**TASK DETAILS**: Give back exactly the lines of the data below, starting with the line that has "2. rotate_crank_by(-34°)" and going on through the line that has "5. rotate_crank_by(-73°)".
**********
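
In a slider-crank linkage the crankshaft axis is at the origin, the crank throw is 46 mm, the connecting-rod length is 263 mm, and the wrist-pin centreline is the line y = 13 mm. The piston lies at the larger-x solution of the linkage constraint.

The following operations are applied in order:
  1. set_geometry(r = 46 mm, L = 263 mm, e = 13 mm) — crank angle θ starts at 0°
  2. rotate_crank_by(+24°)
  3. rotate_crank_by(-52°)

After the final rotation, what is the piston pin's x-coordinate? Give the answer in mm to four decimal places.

301.3303

set_geometry: r = 46 mm, L = 263 mm, e = 13 mm; θ ← 0°
rotate_crank_by(+24°): θ ← 0° +24° = 24°
rotate_crank_by(-52°): θ ← 24° -52° = -28°
crank pin P = (r cos θ, r sin θ) = (40.615589, -21.595692)
h = r sin θ − e = -21.595692 − 13 = -34.595692
x = r cos θ + √(L² − h²) = 40.615589 + √(69169.0 − 1196.8619) = 40.615589 + 260.714668 = 301.330257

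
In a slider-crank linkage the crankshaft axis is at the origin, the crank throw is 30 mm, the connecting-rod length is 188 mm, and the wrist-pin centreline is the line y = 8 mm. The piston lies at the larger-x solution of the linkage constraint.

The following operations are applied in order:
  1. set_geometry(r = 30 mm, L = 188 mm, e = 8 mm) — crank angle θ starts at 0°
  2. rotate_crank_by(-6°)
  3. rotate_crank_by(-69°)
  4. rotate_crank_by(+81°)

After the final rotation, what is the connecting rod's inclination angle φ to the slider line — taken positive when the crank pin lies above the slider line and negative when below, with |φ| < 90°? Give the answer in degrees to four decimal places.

-1.4826

set_geometry: r = 30 mm, L = 188 mm, e = 8 mm; θ ← 0°
rotate_crank_by(-6°): θ ← 0° -6° = -6°
rotate_crank_by(-69°): θ ← -6° -69° = -75°
rotate_crank_by(+81°): θ ← -75° +81° = 6°
crank pin P = (r cos θ, r sin θ) = (29.835657, 3.135854)
h = r sin θ − e = 3.135854 − 8 = -4.864146
sin φ = h / L = -4.864146 / 188 = -0.02587312
φ = arcsin(-0.02587312) = -1.482586°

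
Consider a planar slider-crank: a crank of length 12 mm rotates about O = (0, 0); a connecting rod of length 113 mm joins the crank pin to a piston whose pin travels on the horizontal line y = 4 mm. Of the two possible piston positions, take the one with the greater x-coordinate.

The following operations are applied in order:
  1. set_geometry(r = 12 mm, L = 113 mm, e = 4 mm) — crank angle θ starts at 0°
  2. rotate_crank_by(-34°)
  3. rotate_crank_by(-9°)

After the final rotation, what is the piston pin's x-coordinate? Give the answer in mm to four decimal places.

121.1175

set_geometry: r = 12 mm, L = 113 mm, e = 4 mm; θ ← 0°
rotate_crank_by(-34°): θ ← 0° -34° = -34°
rotate_crank_by(-9°): θ ← -34° -9° = -43°
crank pin P = (r cos θ, r sin θ) = (8.776244, -8.183980)
h = r sin θ − e = -8.183980 − 4 = -12.183980
x = r cos θ + √(L² − h²) = 8.776244 + √(12769.0 − 148.4494) = 8.776244 + 112.341224 = 121.117468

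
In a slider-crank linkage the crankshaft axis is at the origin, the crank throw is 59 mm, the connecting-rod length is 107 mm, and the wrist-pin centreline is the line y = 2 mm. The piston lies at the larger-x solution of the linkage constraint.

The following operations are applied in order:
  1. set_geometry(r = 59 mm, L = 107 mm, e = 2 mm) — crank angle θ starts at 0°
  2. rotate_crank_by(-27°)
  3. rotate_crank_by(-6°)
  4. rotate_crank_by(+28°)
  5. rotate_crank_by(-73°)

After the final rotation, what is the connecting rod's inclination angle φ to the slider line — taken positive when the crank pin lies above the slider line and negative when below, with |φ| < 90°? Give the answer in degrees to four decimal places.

-33.9206

set_geometry: r = 59 mm, L = 107 mm, e = 2 mm; θ ← 0°
rotate_crank_by(-27°): θ ← 0° -27° = -27°
rotate_crank_by(-6°): θ ← -27° -6° = -33°
rotate_crank_by(+28°): θ ← -33° +28° = -5°
rotate_crank_by(-73°): θ ← -5° -73° = -78°
crank pin P = (r cos θ, r sin θ) = (12.266790, -57.710708)
h = r sin θ − e = -57.710708 − 2 = -59.710708
sin φ = h / L = -59.710708 / 107 = -0.55804400
φ = arcsin(-0.55804400) = -33.920635°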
**********
**THE ANSWER**:
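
  2. rotate_crank_by(-34°)
  3. rotate_crank_by(-9°)

After the final rotation, what is the piston pin's x-coordinate? Give the answer in mm to four decimal places.

121.1175

set_geometry: r = 12 mm, L = 113 mm, e = 4 mm; θ ← 0°
rotate_crank_by(-34°): θ ← 0° -34° = -34°
rotate_crank_by(-9°): θ ← -34° -9° = -43°
crank pin P = (r cos θ, r sin θ) = (8.776244, -8.183980)
h = r sin θ − e = -8.183980 − 4 = -12.183980
x = r cos θ + √(L² − h²) = 8.776244 + √(12769.0 − 148.4494) = 8.776244 + 112.341224 = 121.117468

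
In a slider-crank linkage the crankshaft axis is at the origin, the crank throw is 59 mm, the connecting-rod length is 107 mm, and the wrist-pin centreline is the line y = 2 mm. The piston lies at the larger-x solution of the linkage constraint.

The following operations are applied in order:
  1. set_geometry(r = 59 mm, L = 107 mm, e = 2 mm) — crank angle θ starts at 0°
  2. rotate_crank_by(-27°)
  3. rotate_crank_by(-6°)
  4. rotate_crank_by(+28°)
  5. rotate_crank_by(-73°)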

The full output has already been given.